### Given data
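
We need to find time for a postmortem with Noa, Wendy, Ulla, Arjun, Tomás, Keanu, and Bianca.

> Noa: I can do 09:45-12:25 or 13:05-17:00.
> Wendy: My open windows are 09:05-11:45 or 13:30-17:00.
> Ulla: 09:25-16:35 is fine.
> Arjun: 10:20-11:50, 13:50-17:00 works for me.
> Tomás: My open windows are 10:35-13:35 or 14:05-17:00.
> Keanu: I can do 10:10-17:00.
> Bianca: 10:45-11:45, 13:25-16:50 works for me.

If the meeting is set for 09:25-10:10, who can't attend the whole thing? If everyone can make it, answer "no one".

Arjun, Bianca, Keanu, Noa, Tomás

Noa: not fully free for 09:25-10:10. Wendy: free for 09:25-10:10. Ulla: free for 09:25-10:10. Arjun: not fully free for 09:25-10:10. Tomás: not fully free for 09:25-10:10. Keanu: not fully free for 09:25-10:10. Bianca: not fully free for 09:25-10:10.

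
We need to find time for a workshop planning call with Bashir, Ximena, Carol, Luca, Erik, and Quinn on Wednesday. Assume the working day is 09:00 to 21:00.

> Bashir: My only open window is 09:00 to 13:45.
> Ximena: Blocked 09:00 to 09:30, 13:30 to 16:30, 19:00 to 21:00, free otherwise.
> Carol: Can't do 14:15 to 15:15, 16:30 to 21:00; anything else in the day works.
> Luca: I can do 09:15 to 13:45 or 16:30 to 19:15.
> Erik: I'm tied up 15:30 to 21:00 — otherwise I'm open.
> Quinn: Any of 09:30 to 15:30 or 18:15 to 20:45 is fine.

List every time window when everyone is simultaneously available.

09:30-13:30

Bashir free: 09:00-13:45.
Ximena free: 09:30-13:30, 16:30-19:00 (invert busy blocks within the working day).
Carol free: 09:00-14:15, 15:15-16:30 (invert busy blocks within the working day).
Luca free: 09:15-13:45, 16:30-19:15.
Erik free: 09:00-15:30 (invert busy blocks within the working day).
Quinn free: 09:30-15:30, 18:15-20:45.
Bashir ∩ Ximena: 09:30-13:30.
Bashir ∩ Ximena ∩ Carol: 09:30-13:30.
Bashir ∩ Ximena ∩ Carol ∩ Luca: 09:30-13:30.
Bashir ∩ Ximena ∩ Carol ∩ Luca ∩ Erik: 09:30-13:30.
Bashir ∩ Ximena ∩ Carol ∩ Luca ∩ Erik ∩ Quinn: 09:30-13:30.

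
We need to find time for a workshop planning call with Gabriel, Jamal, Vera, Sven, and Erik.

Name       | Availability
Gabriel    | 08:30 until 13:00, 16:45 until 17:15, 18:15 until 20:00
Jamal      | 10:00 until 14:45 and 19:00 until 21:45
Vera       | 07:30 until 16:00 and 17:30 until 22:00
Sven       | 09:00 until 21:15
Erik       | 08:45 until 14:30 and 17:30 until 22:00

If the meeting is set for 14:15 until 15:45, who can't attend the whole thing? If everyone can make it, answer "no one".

Erik, Gabriel, Jamal

Gabriel: not fully free for 14:15-15:45. Jamal: not fully free for 14:15-15:45. Vera: free for 14:15-15:45. Sven: free for 14:15-15:45. Erik: not fully free for 14:15-15:45.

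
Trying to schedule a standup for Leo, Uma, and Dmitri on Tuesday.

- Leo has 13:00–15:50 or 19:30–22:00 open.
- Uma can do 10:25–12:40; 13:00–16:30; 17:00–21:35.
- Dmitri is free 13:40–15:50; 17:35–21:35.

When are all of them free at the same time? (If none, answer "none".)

13:40-15:50, 19:30-21:35

Leo ∩ Uma: 13:00-15:50, 19:30-21:35.
Leo ∩ Uma ∩ Dmitri: 13:40-15:50, 19:30-21:35.
Those are the intersection windows.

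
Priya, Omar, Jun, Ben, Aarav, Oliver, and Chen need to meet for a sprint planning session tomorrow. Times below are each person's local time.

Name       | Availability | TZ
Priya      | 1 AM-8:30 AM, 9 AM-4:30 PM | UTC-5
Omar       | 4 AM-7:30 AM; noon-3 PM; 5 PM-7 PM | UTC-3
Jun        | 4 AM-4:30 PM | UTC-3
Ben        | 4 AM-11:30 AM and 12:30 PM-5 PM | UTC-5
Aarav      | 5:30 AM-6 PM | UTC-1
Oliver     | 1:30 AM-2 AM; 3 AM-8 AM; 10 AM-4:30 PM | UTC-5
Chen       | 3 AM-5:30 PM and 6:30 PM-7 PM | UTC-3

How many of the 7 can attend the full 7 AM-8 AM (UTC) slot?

Priya in UTC: 06:00-13:30, 14:00-21:30 (add 5h to convert from UTC-5).
Omar in UTC: 07:00-10:30, 15:00-18:00, 20:00-22:00 (add 3h to convert from UTC-3).
Jun in UTC: 07:00-19:30 (add 3h to convert from UTC-3).
Ben in UTC: 09:00-16:30, 17:30-22:00 (add 5h to convert from UTC-5).
Aarav in UTC: 06:30-19:00 (add 1h to convert from UTC-1).
Oliver in UTC: 06:30-07:00, 08:00-13:00, 15:00-21:30 (add 5h to convert from UTC-5).
Chen in UTC: 06:00-20:30, 21:30-22:00 (add 3h to convert from UTC-3).
Priya, Omar, Jun, Aarav, and Chen can make the full 07:00-08:00 slot — that's 5.

5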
######
• What is required: Of all the entries above, retype exactly the lines from the line with "9 AM-4:30 PM | UTC-5" to the line with "10 AM-4:30 PM | UTC-5", both included, and no others.

• Output for this exercise:
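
Priya      | 1 AM-8:30 AM, 9 AM-4:30 PM | UTC-5
Omar       | 4 AM-7:30 AM; noon-3 PM; 5 PM-7 PM | UTC-3
Jun        | 4 AM-4:30 PM | UTC-3
Ben        | 4 AM-11:30 AM and 12:30 PM-5 PM | UTC-5
Aarav      | 5:30 AM-6 PM | UTC-1
Oliver     | 1:30 AM-2 AM; 3 AM-8 AM; 10 AM-4:30 PM | UTC-5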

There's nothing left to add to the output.